What this task involves: The expected answer is the set of lines in the data below between the line holding "Decide whether e₁" and the line holding "Decide whether u₁(x)", inclusive, written out exactly.

Entries provided:
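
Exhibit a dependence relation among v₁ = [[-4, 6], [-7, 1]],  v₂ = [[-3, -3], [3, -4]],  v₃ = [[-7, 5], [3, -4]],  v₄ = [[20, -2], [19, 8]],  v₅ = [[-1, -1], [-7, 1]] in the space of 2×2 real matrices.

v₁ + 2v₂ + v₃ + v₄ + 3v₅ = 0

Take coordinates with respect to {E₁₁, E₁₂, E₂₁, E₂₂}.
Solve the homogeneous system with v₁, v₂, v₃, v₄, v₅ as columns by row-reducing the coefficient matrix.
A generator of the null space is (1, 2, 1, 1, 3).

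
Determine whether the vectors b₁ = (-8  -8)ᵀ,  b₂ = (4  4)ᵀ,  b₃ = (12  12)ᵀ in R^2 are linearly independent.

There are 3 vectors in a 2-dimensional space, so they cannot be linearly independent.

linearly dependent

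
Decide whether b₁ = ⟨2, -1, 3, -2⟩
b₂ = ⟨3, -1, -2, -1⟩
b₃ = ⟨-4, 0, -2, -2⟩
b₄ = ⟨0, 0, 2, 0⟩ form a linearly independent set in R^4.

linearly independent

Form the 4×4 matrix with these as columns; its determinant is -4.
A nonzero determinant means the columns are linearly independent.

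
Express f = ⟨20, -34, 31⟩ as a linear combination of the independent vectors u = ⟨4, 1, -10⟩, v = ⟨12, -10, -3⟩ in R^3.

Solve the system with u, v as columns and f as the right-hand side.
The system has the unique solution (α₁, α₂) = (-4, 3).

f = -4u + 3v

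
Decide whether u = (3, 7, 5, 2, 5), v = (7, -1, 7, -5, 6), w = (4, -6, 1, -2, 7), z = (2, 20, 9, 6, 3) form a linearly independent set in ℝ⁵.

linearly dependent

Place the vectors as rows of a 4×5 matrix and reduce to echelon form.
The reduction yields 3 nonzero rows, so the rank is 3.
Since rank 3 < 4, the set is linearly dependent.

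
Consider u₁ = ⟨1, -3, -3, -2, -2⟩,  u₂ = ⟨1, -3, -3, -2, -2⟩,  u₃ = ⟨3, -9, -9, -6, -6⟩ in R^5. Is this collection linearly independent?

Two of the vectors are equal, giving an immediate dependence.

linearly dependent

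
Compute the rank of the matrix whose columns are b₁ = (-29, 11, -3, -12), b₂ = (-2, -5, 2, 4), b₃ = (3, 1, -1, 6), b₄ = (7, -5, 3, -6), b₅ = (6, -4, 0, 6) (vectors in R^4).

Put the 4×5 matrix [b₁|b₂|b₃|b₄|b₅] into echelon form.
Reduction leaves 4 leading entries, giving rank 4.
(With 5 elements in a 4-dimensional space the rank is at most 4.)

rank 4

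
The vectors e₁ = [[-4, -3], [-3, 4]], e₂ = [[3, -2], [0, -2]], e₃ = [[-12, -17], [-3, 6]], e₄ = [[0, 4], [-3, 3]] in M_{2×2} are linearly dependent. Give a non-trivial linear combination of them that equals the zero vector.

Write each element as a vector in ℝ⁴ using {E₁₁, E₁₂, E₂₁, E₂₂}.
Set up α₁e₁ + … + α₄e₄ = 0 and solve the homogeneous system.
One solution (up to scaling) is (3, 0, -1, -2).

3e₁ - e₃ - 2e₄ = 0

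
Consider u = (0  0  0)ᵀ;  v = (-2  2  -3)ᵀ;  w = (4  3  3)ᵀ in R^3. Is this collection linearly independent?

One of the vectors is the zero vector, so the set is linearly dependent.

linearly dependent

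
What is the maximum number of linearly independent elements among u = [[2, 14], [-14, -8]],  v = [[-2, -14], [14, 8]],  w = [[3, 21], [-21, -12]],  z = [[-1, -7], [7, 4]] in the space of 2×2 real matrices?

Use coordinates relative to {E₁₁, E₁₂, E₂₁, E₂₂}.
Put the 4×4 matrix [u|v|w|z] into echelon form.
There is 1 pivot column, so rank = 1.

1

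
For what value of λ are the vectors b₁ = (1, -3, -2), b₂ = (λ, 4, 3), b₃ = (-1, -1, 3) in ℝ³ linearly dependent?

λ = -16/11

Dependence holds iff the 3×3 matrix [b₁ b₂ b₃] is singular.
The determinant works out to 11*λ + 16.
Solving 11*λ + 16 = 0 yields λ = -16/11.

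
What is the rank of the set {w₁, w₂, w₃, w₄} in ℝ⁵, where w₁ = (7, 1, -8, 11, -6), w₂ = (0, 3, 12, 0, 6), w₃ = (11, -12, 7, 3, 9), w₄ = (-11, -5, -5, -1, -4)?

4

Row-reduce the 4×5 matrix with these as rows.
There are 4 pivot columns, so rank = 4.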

* * *

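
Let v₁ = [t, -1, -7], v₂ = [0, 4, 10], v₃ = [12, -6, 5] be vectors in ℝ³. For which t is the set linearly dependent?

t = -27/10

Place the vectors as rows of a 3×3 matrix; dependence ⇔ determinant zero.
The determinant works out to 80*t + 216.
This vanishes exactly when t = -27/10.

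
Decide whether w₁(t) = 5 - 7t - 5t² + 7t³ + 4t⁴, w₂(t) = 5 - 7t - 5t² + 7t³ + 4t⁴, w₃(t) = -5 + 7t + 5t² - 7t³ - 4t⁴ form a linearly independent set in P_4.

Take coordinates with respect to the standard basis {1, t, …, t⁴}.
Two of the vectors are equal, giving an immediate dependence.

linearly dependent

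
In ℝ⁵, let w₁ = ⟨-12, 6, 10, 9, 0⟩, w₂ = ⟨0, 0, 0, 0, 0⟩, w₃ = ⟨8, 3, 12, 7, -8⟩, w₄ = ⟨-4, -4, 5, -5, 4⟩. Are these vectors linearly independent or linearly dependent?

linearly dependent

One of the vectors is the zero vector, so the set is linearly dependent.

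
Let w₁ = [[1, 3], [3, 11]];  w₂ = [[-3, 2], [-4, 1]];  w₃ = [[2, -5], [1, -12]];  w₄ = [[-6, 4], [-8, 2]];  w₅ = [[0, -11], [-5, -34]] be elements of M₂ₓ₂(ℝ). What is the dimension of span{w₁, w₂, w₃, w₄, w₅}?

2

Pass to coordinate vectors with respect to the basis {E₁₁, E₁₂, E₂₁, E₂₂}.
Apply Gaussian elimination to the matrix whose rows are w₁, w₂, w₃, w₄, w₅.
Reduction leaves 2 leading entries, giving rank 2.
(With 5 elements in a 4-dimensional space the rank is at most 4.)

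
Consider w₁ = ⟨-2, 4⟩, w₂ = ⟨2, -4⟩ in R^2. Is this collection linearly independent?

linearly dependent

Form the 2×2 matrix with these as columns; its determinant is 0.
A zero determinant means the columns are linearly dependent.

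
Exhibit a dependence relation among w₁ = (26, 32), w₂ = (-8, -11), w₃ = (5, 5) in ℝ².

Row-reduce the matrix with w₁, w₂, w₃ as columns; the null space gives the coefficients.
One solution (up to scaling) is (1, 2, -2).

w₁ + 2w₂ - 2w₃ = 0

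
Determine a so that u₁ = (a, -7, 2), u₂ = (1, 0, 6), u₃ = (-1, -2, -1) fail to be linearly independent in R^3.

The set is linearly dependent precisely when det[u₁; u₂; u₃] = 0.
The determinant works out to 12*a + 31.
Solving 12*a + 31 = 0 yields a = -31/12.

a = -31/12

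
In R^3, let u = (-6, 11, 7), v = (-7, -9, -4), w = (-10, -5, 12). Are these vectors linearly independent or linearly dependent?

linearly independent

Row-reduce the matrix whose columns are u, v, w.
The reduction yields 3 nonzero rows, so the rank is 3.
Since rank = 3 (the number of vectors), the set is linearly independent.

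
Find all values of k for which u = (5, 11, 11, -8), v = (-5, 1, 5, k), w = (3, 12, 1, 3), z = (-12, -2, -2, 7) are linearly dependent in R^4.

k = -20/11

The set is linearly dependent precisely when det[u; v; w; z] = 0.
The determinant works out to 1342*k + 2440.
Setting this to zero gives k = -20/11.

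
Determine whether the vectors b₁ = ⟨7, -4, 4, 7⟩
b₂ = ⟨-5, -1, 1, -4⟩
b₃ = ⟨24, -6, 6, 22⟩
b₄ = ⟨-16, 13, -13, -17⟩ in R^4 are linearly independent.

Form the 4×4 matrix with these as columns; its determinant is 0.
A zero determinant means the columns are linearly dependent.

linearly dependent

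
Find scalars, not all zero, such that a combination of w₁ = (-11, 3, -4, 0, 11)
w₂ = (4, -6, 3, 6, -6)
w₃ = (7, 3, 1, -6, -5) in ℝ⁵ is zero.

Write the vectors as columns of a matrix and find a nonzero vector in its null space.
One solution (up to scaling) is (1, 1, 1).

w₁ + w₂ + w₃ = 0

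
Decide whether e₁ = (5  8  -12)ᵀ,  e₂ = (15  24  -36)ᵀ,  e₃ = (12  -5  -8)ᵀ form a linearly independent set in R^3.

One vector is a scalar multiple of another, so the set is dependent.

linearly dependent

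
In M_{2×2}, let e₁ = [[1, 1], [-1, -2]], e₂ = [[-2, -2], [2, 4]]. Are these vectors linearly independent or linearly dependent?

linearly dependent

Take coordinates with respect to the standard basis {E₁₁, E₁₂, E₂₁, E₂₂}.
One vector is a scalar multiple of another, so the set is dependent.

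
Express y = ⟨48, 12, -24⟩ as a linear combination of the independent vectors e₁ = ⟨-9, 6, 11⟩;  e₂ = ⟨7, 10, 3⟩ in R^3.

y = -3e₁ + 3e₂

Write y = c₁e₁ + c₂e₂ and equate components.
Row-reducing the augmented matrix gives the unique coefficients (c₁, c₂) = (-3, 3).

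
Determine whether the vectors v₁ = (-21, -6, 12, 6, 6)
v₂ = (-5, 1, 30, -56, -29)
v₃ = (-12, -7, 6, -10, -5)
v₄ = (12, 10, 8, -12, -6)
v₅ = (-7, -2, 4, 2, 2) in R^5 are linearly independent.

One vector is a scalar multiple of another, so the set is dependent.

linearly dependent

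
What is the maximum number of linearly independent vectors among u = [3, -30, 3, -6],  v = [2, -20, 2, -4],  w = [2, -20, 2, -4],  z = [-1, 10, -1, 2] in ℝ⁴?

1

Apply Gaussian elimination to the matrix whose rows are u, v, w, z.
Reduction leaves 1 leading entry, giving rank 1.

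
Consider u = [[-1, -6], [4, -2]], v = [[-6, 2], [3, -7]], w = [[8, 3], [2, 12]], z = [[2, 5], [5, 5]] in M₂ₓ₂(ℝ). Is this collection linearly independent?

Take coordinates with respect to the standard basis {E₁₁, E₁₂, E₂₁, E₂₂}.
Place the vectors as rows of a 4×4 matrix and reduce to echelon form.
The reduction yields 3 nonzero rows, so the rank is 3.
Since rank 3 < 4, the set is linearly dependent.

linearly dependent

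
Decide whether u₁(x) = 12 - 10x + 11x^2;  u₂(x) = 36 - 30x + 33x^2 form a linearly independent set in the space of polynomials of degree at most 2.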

Response area:
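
Decide whether e₁ = (5  8  -12)ᵀ,  e₂ = (15  24  -36)ᵀ,  e₃ = (12  -5  -8)ᵀ form a linearly independent set in R^3.

One vector is a scalar multiple of another, so the set is dependent.

linearly dependent

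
In M_{2×2}, let e₁ = [[1, 1], [-1, -2]], e₂ = [[-2, -2], [2, 4]]. Are these vectors linearly independent or linearly dependent?

linearly dependent

Take coordinates with respect to the standard basis {E₁₁, E₁₂, E₂₁, E₂₂}.
One vector is a scalar multiple of another, so the set is dependent.

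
Express y = ⟨48, 12, -24⟩ as a linear combination of the independent vectors e₁ = ⟨-9, 6, 11⟩;  e₂ = ⟨7, 10, 3⟩ in R^3.

y = -3e₁ + 3e₂

Write y = c₁e₁ + c₂e₂ and equate components.
Row-reducing the augmented matrix gives the unique coefficients (c₁, c₂) = (-3, 3).

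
Determine whether the vectors v₁ = (-21, -6, 12, 6, 6)
v₂ = (-5, 1, 30, -56, -29)
v₃ = (-12, -7, 6, -10, -5)
v₄ = (12, 10, 8, -12, -6)
v₅ = (-7, -2, 4, 2, 2) in R^5 are linearly independent.

One vector is a scalar multiple of another, so the set is dependent.

linearly dependent

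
What is the maximum number of linearly independent vectors among u = [3, -30, 3, -6],  v = [2, -20, 2, -4],  w = [2, -20, 2, -4],  z = [-1, 10, -1, 2] in ℝ⁴?

1

Apply Gaussian elimination to the matrix whose rows are u, v, w, z.
Reduction leaves 1 leading entry, giving rank 1.

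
Consider u = [[-1, -6], [4, -2]], v = [[-6, 2], [3, -7]], w = [[8, 3], [2, 12]], z = [[2, 5], [5, 5]] in M₂ₓ₂(ℝ). Is this collection linearly independent?

Take coordinates with respect to the standard basis {E₁₁, E₁₂, E₂₁, E₂₂}.
Place the vectors as rows of a 4×4 matrix and reduce to echelon form.
The reduction yields 3 nonzero rows, so the rank is 3.
Since rank 3 < 4, the set is linearly dependent.

linearly dependent

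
Decide whether u₁(x) = 12 - 10x + 11x^2;  u₂(x) = 36 - 30x + 33x^2 form a linearly independent set in the space of polynomials of degree at most 2.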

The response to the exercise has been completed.